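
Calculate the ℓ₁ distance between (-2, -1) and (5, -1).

Σ|x_i - y_i| = |-2 - 5| + |-1 - (-1)| = 7 + 0 = 7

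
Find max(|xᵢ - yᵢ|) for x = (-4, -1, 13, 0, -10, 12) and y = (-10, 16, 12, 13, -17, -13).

max(|x_i - y_i|) = max(|-4 - (-10)|, |-1 - 16|, |13 - 12|, |0 - 13|, |-10 - (-17)|, |12 - (-13)|) = max(6, 17, 1, 13, 7, 25) = 25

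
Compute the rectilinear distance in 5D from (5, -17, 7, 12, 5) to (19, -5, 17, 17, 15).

Σ|x_i - y_i| = |5 - 19| + |-17 - (-5)| + |7 - 17| + |12 - 17| + |5 - 15| = 14 + 12 + 10 + 5 + 10 = 51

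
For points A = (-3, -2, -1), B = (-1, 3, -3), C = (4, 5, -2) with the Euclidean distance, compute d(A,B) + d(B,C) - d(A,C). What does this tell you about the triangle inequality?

d(A,B) = √(2² + 5² + 2²) = √33 ≈ 5.7446, d(B,C) = √(5² + 2² + 1²) = √30 ≈ 5.4772, d(A,C) = √(7² + 7² + 1²) = √99 ≈ 9.9499.
d(A,B) + d(B,C) - d(A,C) = 5.7446 + 5.4772 - 9.9499 = 11.2218 - 9.9499 = 1.2719 (to 4 decimal places). This is ≥ 0, so the triangle inequality holds for these points.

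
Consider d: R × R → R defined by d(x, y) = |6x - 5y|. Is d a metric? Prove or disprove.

No. d fails symmetry: d(6, 7) = |6·6 - 5·7| = |1| = 1, but d(7, 6) = |6·7 - 5·6| = |12| = 12. Since 1 ≠ 12, d(x,y) ≠ d(y,x) in general.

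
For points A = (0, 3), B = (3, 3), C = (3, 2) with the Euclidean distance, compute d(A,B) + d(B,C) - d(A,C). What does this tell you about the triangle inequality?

d(A,B) = √(3² + 0²) = √9 = 3, d(B,C) = √(0² + 1²) = √1 = 1, d(A,C) = √(3² + 1²) = √10 ≈ 3.1623.
d(A,B) + d(B,C) - d(A,C) = 3 + 1 - 3.1623 = 4 - 3.1623 = 0.8377 (to 4 decimal places). This is ≥ 0, so the triangle inequality holds for these points.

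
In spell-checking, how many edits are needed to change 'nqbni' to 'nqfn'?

Let D[i][j] be the edit distance between the first i characters of 'nqbni' and the first j characters of 'nqfn', with D[i][0] = i, D[0][j] = j, and D[i][j] = D[i-1][j-1] if the characters match, else 1 + min(D[i-1][j], D[i][j-1], D[i-1][j-1]). Filling the table (rows: prefixes of 'nqbni', columns: prefixes of 'nqfn'):
     ε  n  q  f  n
  ε  0  1  2  3  4
  n  1  0  1  2  3
  q  2  1  0  1  2
  b  3  2  1  1  2
  n  4  3  2  2  1
  i  5  4  3  3  2
The bottom-right entry gives D[5][4] = 2, so no sequence of fewer than 2 edits works. Backtracking through the table gives one optimal edit sequence (2 edits):
  nqbni → nqfni (sub b→f @3)
  nqfni → nqfn (del i @5)
Edit distance = 2.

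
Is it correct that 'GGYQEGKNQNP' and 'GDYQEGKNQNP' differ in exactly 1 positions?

Differing positions: 2. Hamming distance = 1, so the claim is true.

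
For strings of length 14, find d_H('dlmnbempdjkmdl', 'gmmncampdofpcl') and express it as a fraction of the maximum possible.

Differing positions: 1, 2, 5, 6, 10, 11, 12, 13. Hamming distance = 8. The maximum possible Hamming distance for length-14 strings is 14, so d_H/14 = 8/14 ≈ 0.5714.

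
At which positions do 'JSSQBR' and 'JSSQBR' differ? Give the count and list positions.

Differing positions: none. Hamming distance = 0.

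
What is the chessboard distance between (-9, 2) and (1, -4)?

max(|x_i - y_i|) = max(|-9 - 1|, |2 - (-4)|) = max(10, 6) = 10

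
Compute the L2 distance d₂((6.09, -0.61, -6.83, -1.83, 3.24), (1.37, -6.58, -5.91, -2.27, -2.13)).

√(Σ(x_i - y_i)²) = √((6.09 - 1.37)² + (-0.61 - (-6.58))² + (-6.83 - (-5.91))² + (-1.83 - (-2.27))² + (3.24 - (-2.13))²)
= √(4.72² + 5.97² + (-0.92)² + 0.44² + 5.37²) = √(22.2784 + 35.6409 + 0.8464 + 0.1936 + 28.8369) = √87.7962 ≈ 9.37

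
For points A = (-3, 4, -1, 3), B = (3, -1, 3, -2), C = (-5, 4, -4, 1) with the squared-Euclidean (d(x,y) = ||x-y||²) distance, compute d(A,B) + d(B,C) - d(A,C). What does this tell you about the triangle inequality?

d(A,B) = 6² + 5² + 4² + 5² = 102, d(B,C) = 8² + 5² + 7² + 3² = 147, d(A,C) = 2² + 0² + 3² + 2² = 17.
d(A,B) + d(B,C) - d(A,C) = 102 + 147 - 17 = 249 - 17 = 232. This is ≥ 0, so the triangle inequality holds for these points.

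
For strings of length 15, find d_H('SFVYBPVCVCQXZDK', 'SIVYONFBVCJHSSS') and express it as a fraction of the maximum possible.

Differing positions: 2, 5, 6, 7, 8, 11, 12, 13, 14, 15. Hamming distance = 10. The maximum possible Hamming distance for length-15 strings is 15, so d_H/15 = 10/15 ≈ 0.6667.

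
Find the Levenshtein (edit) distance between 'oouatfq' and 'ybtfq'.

Let D[i][j] be the edit distance between the first i characters of 'oouatfq' and the first j characters of 'ybtfq', with D[i][0] = i, D[0][j] = j, and D[i][j] = D[i-1][j-1] if the characters match, else 1 + min(D[i-1][j], D[i][j-1], D[i-1][j-1]). Filling the table (rows: prefixes of 'oouatfq', columns: prefixes of 'ybtfq'):
     ε  y  b  t  f  q
  ε  0  1  2  3  4  5
  o  1  1  2  3  4  5
  o  2  2  2  3  4  5
  u  3  3  3  3  4  5
  a  4  4  4  4  4  5
  t  5  5  5  4  5  5
  f  6  6  6  5  4  5
  q  7  7  7  6  5  4
The bottom-right entry gives D[7][5] = 4, so no sequence of fewer than 4 edits works. Backtracking through the table gives one optimal edit sequence (4 edits):
  oouatfq → ouatfq (del o @1)
  ouatfq → uatfq (del o @1)
  uatfq → yatfq (sub u→y @1)
  yatfq → ybtfq (sub a→b @2)
Edit distance = 4.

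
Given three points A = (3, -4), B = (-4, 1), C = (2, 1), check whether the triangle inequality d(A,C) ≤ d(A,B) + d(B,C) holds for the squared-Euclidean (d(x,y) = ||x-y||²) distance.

d(A,B) = 7² + 5² = 74, d(B,C) = 6² + 0² = 36, d(A,C) = 1² + 5² = 26.
d(A,C) = 26 ≤ 74 + 36 = 110. Triangle inequality is satisfied.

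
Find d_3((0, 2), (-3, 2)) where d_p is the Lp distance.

(Σ|x_i - y_i|^3)^(1/3) = (|0 - (-3)|^3 + |2 - 2|^3)^(1/3)
= (3^3 + 0^3)^(1/3) = (27 + 0)^(1/3) = (27)^(1/3) = 3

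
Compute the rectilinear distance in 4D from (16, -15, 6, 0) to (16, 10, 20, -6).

Σ|x_i - y_i| = |16 - 16| + |-15 - 10| + |6 - 20| + |0 - (-6)| = 0 + 25 + 14 + 6 = 45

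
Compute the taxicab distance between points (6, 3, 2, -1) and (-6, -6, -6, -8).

Σ|x_i - y_i| = |6 - (-6)| + |3 - (-6)| + |2 - (-6)| + |-1 - (-8)| = 12 + 9 + 8 + 7 = 36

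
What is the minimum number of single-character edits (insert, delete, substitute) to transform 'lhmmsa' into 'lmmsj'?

Let D[i][j] be the edit distance between the first i characters of 'lhmmsa' and the first j characters of 'lmmsj', with D[i][0] = i, D[0][j] = j, and D[i][j] = D[i-1][j-1] if the characters match, else 1 + min(D[i-1][j], D[i][j-1], D[i-1][j-1]). Filling the table (rows: prefixes of 'lhmmsa', columns: prefixes of 'lmmsj'):
     ε  l  m  m  s  j
  ε  0  1  2  3  4  5
  l  1  0  1  2  3  4
  h  2  1  1  2  3  4
  m  3  2  1  1  2  3
  m  4  3  2  1  2  3
  s  5  4  3  2  1  2
  a  6  5  4  3  2  2
The bottom-right entry gives D[6][5] = 2, so no sequence of fewer than 2 edits works. Backtracking through the table gives one optimal edit sequence (2 edits):
  lhmmsa → lmmsa (del h @2)
  lmmsa → lmmsj (sub a→j @5)
Edit distance = 2.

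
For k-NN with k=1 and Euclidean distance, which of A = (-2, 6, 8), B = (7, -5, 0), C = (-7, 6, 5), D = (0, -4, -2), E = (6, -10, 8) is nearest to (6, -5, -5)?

Distances: d(A) ≈ 18.8149, d(B) ≈ 5.099, d(C) ≈ 19.7484, d(D) ≈ 6.7823, d(E) ≈ 13.9284. Nearest: B = (7, -5, 0) with distance 5.099.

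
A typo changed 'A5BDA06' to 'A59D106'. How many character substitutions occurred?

Differing positions: 3, 5. Hamming distance = 2.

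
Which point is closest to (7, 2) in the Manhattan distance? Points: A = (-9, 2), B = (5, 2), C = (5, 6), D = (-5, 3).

Distances: d(A) = 16, d(B) = 2, d(C) = 6, d(D) = 13. Nearest: B = (5, 2) with distance 2.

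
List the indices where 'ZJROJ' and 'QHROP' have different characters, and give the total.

Differing positions: 1, 2, 5. Hamming distance = 3.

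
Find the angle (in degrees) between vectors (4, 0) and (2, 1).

With u = (4, 0), v = (2, 1):
u·v = 4·2 + 0·1 = 8 + 0 = 8.
|u| = √(4² + 0²) = √16, |v| = √(2² + 1²) = √5, so |u||v| = √(16·5) = √80.
cos θ = (u·v)/(|u||v|) = 8/√80 ≈ 0.894427
θ = arccos(0.894427) ≈ 26.57°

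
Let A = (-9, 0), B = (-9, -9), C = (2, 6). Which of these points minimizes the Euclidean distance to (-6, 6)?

Distances: d(A) ≈ 6.7082, d(B) ≈ 15.2971, d(C) = 8. Nearest: A = (-9, 0) with distance 6.7082.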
########################################
## Assignment
After locating the line with "List the indices" in the records above, please set down that line and all later ones exactly, and no other line.

## Written reply
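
List the indices where 'ZJROJ' and 'QHROP' have different characters, and give the total.

Differing positions: 1, 2, 5. Hamming distance = 3.

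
Find the angle (in degrees) between vectors (4, 0) and (2, 1).

With u = (4, 0), v = (2, 1):
u·v = 4·2 + 0·1 = 8 + 0 = 8.
|u| = √(4² + 0²) = √16, |v| = √(2² + 1²) = √5, so |u||v| = √(16·5) = √80.
cos θ = (u·v)/(|u||v|) = 8/√80 ≈ 0.894427
θ = arccos(0.894427) ≈ 26.57°

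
Let A = (-9, 0), B = (-9, -9), C = (2, 6). Which of these points minimizes the Euclidean distance to (-6, 6)?

Distances: d(A) ≈ 6.7082, d(B) ≈ 15.2971, d(C) = 8. Nearest: A = (-9, 0) with distance 6.7082.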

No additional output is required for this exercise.